Look through the material below and copy exactly the lines from the line with "Apply a horizontal shear with factor k = -3" to the line with "Find the eigenvalues", those two lines included.

**** The data ****

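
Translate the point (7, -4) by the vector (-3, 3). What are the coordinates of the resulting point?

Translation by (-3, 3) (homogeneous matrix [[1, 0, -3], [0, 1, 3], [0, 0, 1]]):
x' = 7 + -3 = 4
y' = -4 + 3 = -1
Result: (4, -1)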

****
**** The data ****

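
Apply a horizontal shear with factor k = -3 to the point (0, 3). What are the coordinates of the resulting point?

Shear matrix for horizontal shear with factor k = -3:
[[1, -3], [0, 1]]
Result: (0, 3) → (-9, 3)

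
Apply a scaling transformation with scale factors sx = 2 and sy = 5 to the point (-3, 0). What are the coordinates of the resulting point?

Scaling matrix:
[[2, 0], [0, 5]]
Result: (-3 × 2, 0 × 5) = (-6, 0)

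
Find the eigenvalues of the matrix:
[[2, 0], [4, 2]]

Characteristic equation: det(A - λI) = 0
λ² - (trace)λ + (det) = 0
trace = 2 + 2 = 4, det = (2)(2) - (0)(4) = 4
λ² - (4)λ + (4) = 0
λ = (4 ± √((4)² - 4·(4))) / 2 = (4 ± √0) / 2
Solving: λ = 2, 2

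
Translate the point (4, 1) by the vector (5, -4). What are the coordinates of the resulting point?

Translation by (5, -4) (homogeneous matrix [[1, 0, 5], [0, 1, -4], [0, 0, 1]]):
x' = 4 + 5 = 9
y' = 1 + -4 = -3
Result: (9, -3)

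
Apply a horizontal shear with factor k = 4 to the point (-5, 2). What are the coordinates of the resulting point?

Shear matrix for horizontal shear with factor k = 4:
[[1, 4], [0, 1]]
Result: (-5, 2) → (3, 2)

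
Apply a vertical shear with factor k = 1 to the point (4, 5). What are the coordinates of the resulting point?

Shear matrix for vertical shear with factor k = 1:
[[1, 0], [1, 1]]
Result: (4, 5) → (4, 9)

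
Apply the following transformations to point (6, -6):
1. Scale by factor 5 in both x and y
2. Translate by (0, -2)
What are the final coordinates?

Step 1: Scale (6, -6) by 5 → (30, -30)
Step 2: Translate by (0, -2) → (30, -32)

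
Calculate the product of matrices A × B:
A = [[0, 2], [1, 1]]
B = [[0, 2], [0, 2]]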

****

▶ Problem solution:
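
Apply a horizontal shear with factor k = -3 to the point (0, 3). What are the coordinates of the resulting point?

Shear matrix for horizontal shear with factor k = -3:
[[1, -3], [0, 1]]
Result: (0, 3) → (-9, 3)

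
Apply a scaling transformation with scale factors sx = 2 and sy = 5 to the point (-3, 0). What are the coordinates of the resulting point?

Scaling matrix:
[[2, 0], [0, 5]]
Result: (-3 × 2, 0 × 5) = (-6, 0)

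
Find the eigenvalues of the matrix: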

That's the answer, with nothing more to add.